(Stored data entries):
===============
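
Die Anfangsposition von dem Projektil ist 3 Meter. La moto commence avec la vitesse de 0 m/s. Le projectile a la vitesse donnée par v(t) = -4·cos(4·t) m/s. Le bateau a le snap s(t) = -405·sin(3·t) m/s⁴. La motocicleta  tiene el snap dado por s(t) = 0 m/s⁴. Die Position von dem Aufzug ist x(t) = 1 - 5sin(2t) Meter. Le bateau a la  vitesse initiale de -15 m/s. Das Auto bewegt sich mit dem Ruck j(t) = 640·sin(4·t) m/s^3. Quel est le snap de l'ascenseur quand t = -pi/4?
Nous devons dériver notre équation de la position x(t) = 1 - 5·sin(2·t) 4 fois. La dérivée de la position donne la vitesse: v(t) = -10·cos(2·t). En prenant d/dt de v(t), nous trouvons a(t) = 20·sin(2·t). La dérivée de l'accélération donne le jerk: j(t) = 40·cos(2·t). En prenant d/dt de j(t), nous trouvons s(t) = -80·sin(2·t). Nous avons le snap s(t) = -80·sin(2·t). En substituant t = -pi/4: s(-pi/4) = 80.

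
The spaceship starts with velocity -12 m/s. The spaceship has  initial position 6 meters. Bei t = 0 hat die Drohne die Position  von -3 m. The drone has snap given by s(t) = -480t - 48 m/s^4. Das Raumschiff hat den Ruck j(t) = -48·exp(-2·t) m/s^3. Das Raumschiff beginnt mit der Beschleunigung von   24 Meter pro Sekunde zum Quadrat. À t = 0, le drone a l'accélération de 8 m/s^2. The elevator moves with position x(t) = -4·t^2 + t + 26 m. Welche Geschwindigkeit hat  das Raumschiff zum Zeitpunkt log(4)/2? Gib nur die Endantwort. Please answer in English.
v(log(4)/2) = -3.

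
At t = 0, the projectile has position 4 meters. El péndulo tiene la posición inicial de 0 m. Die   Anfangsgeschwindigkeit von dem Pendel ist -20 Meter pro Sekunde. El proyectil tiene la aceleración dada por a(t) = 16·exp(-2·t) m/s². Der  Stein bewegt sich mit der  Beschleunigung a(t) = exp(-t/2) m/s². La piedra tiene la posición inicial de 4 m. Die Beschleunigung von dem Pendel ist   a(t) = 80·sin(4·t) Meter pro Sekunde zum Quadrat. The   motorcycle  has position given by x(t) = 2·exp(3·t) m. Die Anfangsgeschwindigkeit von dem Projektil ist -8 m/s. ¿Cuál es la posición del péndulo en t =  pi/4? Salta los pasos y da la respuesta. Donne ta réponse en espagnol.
La posición en t = pi/4 es x = 0.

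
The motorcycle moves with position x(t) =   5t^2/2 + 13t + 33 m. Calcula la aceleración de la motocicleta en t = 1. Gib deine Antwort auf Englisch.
To solve this, we need to take 2 derivatives of our position equation x(t) = 5·t^2/2 + 13·t + 33. Taking d/dt of x(t), we find v(t) = 5·t + 13. The derivative of velocity gives acceleration: a(t) = 5. Using a(t) = 5 and substituting t = 1, we find a = 5.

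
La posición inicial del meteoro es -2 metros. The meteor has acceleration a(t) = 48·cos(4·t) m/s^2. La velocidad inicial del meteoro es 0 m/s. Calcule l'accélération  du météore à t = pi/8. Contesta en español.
Usando a(t) = 48·cos(4·t) y sustituyendo t = pi/8, encontramos a = 0.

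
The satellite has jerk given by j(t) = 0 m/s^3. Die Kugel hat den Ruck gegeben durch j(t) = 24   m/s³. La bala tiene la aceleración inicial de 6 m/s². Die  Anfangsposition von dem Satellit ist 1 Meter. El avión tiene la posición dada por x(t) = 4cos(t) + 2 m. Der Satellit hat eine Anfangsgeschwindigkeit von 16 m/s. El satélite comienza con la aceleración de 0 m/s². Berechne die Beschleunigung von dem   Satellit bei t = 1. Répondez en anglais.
Starting from jerk j(t) = 0, we take 1 integral. The integral of jerk is acceleration. Using a(0) = 0, we get a(t) = 0. From the given acceleration equation a(t) = 0, we substitute t = 1 to get a = 0.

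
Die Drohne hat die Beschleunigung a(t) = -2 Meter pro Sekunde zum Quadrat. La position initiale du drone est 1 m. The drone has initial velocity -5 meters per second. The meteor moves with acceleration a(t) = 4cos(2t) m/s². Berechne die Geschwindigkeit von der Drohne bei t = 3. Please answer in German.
Wir müssen das Integral unserer Gleichung für die Beschleunigung a(t) = -2 1-mal finden. Das Integral von der Beschleunigung ist die Geschwindigkeit. Mit v(0) = -5 erhalten wir v(t) = -2·t - 5. Wir haben die Geschwindigkeit v(t) = -2·t - 5. Durch Einsetzen von t = 3: v(3) = -11.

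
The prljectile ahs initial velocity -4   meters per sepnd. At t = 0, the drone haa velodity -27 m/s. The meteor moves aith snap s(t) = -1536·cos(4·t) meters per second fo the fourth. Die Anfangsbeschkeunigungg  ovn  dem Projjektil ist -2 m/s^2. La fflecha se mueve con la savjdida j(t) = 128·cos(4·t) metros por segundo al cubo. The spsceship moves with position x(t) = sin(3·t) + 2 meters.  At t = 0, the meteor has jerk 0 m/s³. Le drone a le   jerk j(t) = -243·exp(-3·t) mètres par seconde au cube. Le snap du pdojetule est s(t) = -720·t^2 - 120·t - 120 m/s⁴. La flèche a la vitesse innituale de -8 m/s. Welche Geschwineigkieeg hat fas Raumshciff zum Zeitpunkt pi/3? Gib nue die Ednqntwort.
Bei t = pi/3, v = -3.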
===============
(Your task):
Could you print all of the entries again exactly as they stand?

(Task solution):
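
Die Anfangsposition von dem Projektil ist 3 Meter. La moto commence avec la vitesse de 0 m/s. Le projectile a la vitesse donnée par v(t) = -4·cos(4·t) m/s. Le bateau a le snap s(t) = -405·sin(3·t) m/s⁴. La motocicleta  tiene el snap dado por s(t) = 0 m/s⁴. Die Position von dem Aufzug ist x(t) = 1 - 5sin(2t) Meter. Le bateau a la  vitesse initiale de -15 m/s. Das Auto bewegt sich mit dem Ruck j(t) = 640·sin(4·t) m/s^3. Quel est le snap de l'ascenseur quand t = -pi/4?
Nous devons dériver notre équation de la position x(t) = 1 - 5·sin(2·t) 4 fois. La dérivée de la position donne la vitesse: v(t) = -10·cos(2·t). En prenant d/dt de v(t), nous trouvons a(t) = 20·sin(2·t). La dérivée de l'accélération donne le jerk: j(t) = 40·cos(2·t). En prenant d/dt de j(t), nous trouvons s(t) = -80·sin(2·t). Nous avons le snap s(t) = -80·sin(2·t). En substituant t = -pi/4: s(-pi/4) = 80.

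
The spaceship starts with velocity -12 m/s. The spaceship has  initial position 6 meters. Bei t = 0 hat die Drohne die Position  von -3 m. The drone has snap given by s(t) = -480t - 48 m/s^4. Das Raumschiff hat den Ruck j(t) = -48·exp(-2·t) m/s^3. Das Raumschiff beginnt mit der Beschleunigung von   24 Meter pro Sekunde zum Quadrat. À t = 0, le drone a l'accélération de 8 m/s^2. The elevator moves with position x(t) = -4·t^2 + t + 26 m. Welche Geschwindigkeit hat  das Raumschiff zum Zeitpunkt log(4)/2? Gib nur die Endantwort. Please answer in English.
v(log(4)/2) = -3.

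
At t = 0, the projectile has position 4 meters. El péndulo tiene la posición inicial de 0 m. Die   Anfangsgeschwindigkeit von dem Pendel ist -20 Meter pro Sekunde. El proyectil tiene la aceleración dada por a(t) = 16·exp(-2·t) m/s². Der  Stein bewegt sich mit der  Beschleunigung a(t) = exp(-t/2) m/s². La piedra tiene la posición inicial de 4 m. Die Beschleunigung von dem Pendel ist   a(t) = 80·sin(4·t) Meter pro Sekunde zum Quadrat. The   motorcycle  has position given by x(t) = 2·exp(3·t) m. Die Anfangsgeschwindigkeit von dem Projektil ist -8 m/s. ¿Cuál es la posición del péndulo en t =  pi/4? Salta los pasos y da la respuesta. Donne ta réponse en espagnol.
La posición en t = pi/4 es x = 0.

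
The motorcycle moves with position x(t) =   5t^2/2 + 13t + 33 m. Calcula la aceleración de la motocicleta en t = 1. Gib deine Antwort auf Englisch.
To solve this, we need to take 2 derivatives of our position equation x(t) = 5·t^2/2 + 13·t + 33. Taking d/dt of x(t), we find v(t) = 5·t + 13. The derivative of velocity gives acceleration: a(t) = 5. Using a(t) = 5 and substituting t = 1, we find a = 5.

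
La posición inicial del meteoro es -2 metros. The meteor has acceleration a(t) = 48·cos(4·t) m/s^2. La velocidad inicial del meteoro es 0 m/s. Calcule l'accélération  du météore à t = pi/8. Contesta en español.
Usando a(t) = 48·cos(4·t) y sustituyendo t = pi/8, encontramos a = 0.

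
The satellite has jerk given by j(t) = 0 m/s^3. Die Kugel hat den Ruck gegeben durch j(t) = 24   m/s³. La bala tiene la aceleración inicial de 6 m/s². Die  Anfangsposition von dem Satellit ist 1 Meter. El avión tiene la posición dada por x(t) = 4cos(t) + 2 m. Der Satellit hat eine Anfangsgeschwindigkeit von 16 m/s. El satélite comienza con la aceleración de 0 m/s². Berechne die Beschleunigung von dem   Satellit bei t = 1. Répondez en anglais.
Starting from jerk j(t) = 0, we take 1 integral. The integral of jerk is acceleration. Using a(0) = 0, we get a(t) = 0. From the given acceleration equation a(t) = 0, we substitute t = 1 to get a = 0.

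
Die Drohne hat die Beschleunigung a(t) = -2 Meter pro Sekunde zum Quadrat. La position initiale du drone est 1 m. The drone has initial velocity -5 meters per second. The meteor moves with acceleration a(t) = 4cos(2t) m/s². Berechne die Geschwindigkeit von der Drohne bei t = 3. Please answer in German.
Wir müssen das Integral unserer Gleichung für die Beschleunigung a(t) = -2 1-mal finden. Das Integral von der Beschleunigung ist die Geschwindigkeit. Mit v(0) = -5 erhalten wir v(t) = -2·t - 5. Wir haben die Geschwindigkeit v(t) = -2·t - 5. Durch Einsetzen von t = 3: v(3) = -11.

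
The prljectile ahs initial velocity -4   meters per sepnd. At t = 0, the drone haa velodity -27 m/s. The meteor moves aith snap s(t) = -1536·cos(4·t) meters per second fo the fourth. Die Anfangsbeschkeunigungg  ovn  dem Projjektil ist -2 m/s^2. La fflecha se mueve con la savjdida j(t) = 128·cos(4·t) metros por segundo al cubo. The spsceship moves with position x(t) = sin(3·t) + 2 meters.  At t = 0, the meteor has jerk 0 m/s³. Le drone a le   jerk j(t) = -243·exp(-3·t) mètres par seconde au cube. Le snap du pdojetule est s(t) = -720·t^2 - 120·t - 120 m/s⁴. La flèche a la vitesse innituale de -8 m/s. Welche Geschwineigkieeg hat fas Raumshciff zum Zeitpunkt pi/3? Gib nue die Ednqntwort.
Bei t = pi/3, v = -3.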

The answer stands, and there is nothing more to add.